Activity:
Filter the entries, keeping every line with the word "located".

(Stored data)

★ ★ ★ ★ ★

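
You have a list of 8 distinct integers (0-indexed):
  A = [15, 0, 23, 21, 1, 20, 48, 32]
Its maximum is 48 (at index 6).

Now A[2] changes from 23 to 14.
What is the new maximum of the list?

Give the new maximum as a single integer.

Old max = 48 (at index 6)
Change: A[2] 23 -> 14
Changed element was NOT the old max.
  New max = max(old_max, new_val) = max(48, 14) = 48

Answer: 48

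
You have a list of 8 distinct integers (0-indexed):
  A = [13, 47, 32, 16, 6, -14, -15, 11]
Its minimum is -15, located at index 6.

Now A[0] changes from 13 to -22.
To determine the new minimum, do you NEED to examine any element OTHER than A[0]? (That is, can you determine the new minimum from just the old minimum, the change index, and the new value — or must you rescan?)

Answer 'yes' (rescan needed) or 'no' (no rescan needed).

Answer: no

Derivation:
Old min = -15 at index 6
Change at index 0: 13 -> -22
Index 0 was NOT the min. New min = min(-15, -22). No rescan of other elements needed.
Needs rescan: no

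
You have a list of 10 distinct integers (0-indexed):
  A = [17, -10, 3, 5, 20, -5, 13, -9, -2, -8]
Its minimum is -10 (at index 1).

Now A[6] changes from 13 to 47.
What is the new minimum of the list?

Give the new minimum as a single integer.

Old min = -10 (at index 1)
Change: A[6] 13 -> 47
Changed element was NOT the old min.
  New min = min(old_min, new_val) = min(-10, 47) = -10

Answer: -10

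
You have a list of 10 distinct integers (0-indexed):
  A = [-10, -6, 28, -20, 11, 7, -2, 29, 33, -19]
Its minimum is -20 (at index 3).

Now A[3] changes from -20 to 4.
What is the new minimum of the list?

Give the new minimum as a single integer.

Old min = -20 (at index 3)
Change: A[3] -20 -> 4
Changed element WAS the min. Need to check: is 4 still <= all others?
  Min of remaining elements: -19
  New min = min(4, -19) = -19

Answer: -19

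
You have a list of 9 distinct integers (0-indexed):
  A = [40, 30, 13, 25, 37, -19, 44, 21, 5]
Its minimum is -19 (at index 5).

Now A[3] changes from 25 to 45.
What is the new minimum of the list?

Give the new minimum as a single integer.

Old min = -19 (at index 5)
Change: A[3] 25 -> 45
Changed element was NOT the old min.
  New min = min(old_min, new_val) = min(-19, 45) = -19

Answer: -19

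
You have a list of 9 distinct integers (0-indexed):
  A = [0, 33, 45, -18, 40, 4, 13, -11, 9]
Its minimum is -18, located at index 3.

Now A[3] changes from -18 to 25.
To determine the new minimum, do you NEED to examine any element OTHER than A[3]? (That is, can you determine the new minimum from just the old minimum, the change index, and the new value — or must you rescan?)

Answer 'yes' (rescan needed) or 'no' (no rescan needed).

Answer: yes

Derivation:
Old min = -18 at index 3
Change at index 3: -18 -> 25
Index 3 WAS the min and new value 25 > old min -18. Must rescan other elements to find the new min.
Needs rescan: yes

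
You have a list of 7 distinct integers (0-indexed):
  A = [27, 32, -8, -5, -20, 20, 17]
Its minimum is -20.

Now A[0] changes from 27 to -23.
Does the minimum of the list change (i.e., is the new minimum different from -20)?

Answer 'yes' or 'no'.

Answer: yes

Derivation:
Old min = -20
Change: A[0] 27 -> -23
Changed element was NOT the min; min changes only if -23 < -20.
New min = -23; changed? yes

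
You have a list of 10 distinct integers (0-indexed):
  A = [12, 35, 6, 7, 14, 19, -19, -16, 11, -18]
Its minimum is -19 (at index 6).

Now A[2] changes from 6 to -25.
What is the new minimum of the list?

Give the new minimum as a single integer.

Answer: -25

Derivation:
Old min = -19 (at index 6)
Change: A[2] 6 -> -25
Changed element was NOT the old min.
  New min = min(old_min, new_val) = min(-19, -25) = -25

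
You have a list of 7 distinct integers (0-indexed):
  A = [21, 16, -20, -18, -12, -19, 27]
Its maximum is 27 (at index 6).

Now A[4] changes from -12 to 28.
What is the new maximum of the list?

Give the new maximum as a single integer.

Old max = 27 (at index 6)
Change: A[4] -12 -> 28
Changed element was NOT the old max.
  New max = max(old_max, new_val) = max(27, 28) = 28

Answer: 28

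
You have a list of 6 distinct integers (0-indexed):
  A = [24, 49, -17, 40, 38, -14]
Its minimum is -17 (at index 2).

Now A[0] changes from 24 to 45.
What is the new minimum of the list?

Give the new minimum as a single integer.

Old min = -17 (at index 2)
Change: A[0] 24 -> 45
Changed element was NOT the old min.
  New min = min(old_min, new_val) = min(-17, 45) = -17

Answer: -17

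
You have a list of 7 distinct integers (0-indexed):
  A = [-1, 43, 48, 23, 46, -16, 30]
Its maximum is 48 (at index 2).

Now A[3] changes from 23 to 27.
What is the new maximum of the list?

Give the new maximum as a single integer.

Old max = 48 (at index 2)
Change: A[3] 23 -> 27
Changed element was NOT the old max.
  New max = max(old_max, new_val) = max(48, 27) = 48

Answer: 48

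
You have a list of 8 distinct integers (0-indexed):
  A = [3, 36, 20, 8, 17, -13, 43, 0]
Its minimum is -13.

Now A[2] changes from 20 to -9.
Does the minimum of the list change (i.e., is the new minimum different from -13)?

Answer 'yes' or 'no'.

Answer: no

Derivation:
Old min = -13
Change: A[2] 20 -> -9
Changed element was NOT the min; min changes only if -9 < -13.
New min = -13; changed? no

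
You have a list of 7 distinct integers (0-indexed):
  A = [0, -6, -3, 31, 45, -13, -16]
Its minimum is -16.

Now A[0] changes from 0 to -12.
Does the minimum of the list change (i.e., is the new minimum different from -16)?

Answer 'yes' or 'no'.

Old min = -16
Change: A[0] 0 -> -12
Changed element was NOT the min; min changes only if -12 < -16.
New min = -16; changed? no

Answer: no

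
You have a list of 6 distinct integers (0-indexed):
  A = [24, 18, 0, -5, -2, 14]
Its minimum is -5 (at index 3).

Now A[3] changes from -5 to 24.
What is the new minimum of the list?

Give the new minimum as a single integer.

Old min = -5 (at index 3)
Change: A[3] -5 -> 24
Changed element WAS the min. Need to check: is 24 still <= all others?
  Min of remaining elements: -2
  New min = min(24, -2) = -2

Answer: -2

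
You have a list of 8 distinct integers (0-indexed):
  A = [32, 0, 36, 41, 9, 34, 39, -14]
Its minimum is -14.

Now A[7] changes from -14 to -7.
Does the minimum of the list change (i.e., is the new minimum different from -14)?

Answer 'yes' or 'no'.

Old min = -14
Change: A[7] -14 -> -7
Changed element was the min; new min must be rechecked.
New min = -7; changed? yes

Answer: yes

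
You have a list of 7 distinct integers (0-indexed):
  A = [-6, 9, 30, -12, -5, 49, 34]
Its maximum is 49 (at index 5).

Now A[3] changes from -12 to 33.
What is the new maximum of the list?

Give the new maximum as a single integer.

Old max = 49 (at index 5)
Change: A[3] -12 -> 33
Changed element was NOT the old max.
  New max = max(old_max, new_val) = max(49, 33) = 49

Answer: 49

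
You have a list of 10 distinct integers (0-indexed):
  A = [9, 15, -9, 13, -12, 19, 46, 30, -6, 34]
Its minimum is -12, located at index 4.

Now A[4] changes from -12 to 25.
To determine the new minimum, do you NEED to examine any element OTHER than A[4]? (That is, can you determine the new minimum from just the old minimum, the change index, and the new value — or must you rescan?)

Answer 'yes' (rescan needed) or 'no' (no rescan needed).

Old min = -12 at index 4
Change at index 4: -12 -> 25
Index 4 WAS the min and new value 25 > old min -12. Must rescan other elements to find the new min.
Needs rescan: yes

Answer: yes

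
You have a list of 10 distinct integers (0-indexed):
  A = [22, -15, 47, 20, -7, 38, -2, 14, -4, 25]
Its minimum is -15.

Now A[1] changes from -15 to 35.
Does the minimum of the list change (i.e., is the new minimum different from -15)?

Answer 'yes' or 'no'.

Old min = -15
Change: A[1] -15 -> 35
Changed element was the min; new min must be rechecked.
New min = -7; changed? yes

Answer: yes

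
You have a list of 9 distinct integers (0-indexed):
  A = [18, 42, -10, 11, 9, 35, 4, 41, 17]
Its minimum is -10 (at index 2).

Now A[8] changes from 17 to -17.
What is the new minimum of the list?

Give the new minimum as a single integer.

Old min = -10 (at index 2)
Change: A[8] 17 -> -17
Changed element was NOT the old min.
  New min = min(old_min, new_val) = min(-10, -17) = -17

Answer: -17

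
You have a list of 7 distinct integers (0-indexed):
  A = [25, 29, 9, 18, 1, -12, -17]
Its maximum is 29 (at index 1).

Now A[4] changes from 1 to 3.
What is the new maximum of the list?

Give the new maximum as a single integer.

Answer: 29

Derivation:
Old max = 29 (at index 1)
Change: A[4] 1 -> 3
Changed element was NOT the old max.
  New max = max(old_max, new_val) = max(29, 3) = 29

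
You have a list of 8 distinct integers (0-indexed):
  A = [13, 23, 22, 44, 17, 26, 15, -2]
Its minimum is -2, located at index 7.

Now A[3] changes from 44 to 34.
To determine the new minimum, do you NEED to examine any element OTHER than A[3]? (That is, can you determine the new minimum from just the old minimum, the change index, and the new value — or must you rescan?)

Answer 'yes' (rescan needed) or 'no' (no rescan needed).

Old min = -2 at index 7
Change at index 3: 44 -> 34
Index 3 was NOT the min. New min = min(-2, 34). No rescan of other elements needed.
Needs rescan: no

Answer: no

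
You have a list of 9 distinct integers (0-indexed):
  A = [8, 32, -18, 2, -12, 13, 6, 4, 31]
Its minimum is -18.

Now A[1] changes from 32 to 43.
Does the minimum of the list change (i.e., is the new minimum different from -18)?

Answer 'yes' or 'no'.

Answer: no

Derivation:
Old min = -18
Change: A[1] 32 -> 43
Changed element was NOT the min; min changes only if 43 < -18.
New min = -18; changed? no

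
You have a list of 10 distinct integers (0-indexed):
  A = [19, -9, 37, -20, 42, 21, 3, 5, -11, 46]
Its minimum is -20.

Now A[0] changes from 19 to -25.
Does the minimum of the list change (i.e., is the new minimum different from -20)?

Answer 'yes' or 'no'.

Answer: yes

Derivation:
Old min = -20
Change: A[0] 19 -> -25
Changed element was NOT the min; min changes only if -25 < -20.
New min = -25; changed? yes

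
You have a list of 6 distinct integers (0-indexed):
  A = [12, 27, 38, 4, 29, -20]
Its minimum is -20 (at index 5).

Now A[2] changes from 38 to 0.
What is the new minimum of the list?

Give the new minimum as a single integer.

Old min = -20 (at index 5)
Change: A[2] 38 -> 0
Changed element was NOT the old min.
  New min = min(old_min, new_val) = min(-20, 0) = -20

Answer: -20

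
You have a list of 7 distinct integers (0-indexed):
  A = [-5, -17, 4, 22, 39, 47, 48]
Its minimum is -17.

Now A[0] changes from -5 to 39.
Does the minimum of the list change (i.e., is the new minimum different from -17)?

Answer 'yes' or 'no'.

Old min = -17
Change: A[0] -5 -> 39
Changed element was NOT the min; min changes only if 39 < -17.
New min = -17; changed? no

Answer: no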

★ ★ ★ ★ ★

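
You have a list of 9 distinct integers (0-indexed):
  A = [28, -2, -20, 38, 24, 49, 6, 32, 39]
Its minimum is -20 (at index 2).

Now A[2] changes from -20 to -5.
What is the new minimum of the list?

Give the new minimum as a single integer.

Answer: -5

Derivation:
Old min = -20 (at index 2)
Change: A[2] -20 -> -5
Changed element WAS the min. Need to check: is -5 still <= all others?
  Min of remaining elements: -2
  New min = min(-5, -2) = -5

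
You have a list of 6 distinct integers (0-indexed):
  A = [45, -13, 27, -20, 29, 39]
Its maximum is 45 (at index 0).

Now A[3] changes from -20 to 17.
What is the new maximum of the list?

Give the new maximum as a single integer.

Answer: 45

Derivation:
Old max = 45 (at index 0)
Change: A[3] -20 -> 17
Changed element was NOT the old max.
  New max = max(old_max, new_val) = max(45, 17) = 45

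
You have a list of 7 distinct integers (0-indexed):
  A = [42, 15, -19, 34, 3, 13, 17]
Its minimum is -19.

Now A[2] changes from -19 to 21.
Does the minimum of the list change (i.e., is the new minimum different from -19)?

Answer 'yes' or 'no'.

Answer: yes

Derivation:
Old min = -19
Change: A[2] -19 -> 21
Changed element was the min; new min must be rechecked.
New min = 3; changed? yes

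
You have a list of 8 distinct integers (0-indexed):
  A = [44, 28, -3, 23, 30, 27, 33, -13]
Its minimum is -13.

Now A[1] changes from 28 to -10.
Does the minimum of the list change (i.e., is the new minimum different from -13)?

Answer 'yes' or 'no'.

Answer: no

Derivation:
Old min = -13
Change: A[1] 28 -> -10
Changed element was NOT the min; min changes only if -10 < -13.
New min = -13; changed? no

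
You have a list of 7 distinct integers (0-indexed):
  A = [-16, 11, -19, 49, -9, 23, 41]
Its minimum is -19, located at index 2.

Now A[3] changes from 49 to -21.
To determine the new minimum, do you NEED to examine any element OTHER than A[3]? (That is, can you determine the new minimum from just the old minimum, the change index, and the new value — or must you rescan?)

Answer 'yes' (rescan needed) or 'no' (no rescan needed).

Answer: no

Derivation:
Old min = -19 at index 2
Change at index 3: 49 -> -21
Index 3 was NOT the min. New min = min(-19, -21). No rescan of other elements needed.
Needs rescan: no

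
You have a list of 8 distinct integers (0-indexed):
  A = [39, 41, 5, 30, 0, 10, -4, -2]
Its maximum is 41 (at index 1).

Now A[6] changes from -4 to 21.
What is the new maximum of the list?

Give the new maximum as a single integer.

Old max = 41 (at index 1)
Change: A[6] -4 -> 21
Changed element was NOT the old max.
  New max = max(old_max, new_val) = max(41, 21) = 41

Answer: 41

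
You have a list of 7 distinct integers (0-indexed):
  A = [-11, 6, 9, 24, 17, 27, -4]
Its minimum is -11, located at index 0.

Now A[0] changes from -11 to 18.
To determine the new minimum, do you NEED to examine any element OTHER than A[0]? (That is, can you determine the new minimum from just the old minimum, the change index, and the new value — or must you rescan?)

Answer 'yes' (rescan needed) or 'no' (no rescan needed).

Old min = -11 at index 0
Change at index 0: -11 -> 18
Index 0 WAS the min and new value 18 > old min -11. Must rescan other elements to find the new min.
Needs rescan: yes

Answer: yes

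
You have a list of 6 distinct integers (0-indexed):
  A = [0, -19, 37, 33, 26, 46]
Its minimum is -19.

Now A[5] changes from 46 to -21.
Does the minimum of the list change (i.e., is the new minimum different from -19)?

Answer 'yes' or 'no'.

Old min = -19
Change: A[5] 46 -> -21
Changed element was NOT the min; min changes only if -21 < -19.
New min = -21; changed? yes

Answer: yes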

★ ★ ★ ★ ★

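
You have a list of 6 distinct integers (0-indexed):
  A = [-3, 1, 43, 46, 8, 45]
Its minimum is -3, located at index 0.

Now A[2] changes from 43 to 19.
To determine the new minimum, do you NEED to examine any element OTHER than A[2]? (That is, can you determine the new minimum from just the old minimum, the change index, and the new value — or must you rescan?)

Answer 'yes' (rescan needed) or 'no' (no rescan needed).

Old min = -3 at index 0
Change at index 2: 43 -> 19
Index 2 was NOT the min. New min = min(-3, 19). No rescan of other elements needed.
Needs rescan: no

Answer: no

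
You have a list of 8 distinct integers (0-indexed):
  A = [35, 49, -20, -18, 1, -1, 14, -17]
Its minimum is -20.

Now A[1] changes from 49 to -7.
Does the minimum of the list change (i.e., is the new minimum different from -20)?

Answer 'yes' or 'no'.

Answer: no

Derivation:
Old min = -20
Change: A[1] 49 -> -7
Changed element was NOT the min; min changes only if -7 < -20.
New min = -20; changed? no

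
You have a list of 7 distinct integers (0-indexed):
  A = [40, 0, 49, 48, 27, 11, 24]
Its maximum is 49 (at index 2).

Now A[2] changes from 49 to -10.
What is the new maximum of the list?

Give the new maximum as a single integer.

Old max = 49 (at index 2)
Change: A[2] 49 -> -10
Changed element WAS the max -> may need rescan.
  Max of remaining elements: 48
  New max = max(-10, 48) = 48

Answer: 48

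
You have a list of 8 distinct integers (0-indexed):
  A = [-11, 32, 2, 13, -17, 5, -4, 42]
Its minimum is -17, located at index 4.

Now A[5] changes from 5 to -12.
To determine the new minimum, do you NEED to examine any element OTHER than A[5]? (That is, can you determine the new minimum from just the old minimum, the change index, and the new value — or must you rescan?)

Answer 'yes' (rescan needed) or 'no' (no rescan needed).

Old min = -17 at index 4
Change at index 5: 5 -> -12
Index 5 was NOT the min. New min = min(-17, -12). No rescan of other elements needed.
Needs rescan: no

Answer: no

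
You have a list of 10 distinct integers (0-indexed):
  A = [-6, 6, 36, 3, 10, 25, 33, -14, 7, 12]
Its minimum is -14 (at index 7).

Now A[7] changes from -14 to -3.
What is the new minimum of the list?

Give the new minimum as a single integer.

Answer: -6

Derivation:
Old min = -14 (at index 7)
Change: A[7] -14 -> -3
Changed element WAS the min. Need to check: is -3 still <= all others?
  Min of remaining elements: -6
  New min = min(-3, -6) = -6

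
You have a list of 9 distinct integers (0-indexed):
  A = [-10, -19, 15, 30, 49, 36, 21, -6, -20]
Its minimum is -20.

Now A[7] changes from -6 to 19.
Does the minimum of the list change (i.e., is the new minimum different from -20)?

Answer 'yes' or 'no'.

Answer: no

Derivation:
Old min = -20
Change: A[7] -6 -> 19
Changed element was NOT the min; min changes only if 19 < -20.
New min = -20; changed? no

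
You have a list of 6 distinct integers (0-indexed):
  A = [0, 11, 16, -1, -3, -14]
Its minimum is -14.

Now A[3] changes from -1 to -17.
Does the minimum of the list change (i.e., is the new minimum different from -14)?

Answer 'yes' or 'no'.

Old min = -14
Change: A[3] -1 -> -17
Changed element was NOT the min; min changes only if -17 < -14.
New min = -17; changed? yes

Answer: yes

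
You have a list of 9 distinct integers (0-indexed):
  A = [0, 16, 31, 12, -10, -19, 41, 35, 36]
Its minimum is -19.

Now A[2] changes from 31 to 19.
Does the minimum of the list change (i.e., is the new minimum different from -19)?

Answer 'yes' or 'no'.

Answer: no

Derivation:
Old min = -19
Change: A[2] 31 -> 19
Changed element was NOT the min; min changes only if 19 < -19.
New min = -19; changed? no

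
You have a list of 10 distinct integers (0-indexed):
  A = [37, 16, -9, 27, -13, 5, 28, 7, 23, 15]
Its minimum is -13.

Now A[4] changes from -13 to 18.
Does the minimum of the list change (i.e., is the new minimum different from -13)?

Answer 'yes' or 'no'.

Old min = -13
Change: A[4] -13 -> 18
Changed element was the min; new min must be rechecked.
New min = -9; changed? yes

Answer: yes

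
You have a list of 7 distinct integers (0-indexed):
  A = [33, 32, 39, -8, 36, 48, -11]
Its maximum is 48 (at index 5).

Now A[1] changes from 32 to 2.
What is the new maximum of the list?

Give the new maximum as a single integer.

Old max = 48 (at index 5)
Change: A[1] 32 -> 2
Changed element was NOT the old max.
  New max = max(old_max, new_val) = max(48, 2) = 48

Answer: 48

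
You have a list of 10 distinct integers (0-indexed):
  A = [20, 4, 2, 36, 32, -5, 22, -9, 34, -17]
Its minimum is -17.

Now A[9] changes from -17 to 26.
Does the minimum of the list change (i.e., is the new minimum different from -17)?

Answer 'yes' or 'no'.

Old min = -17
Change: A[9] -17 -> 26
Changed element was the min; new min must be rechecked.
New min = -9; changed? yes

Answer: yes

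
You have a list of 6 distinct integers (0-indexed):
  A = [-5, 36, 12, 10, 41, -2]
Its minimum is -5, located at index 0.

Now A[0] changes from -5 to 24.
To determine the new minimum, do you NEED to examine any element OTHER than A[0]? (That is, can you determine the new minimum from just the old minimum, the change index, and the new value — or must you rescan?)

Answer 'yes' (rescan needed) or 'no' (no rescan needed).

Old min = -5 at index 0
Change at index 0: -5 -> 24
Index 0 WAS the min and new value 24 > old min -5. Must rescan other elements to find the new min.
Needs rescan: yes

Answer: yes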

★ ★ ★ ★ ★

Written response:
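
Its minimum is -15, located at index 6.
Its minimum is -18, located at index 3.
Its minimum is -12, located at index 4.
Its minimum is -2, located at index 7.
Its minimum is -19, located at index 2.
Its minimum is -11, located at index 0.
Its minimum is -3, located at index 0.
Its minimum is -17, located at index 4.
Its minimum is -5, located at index 0.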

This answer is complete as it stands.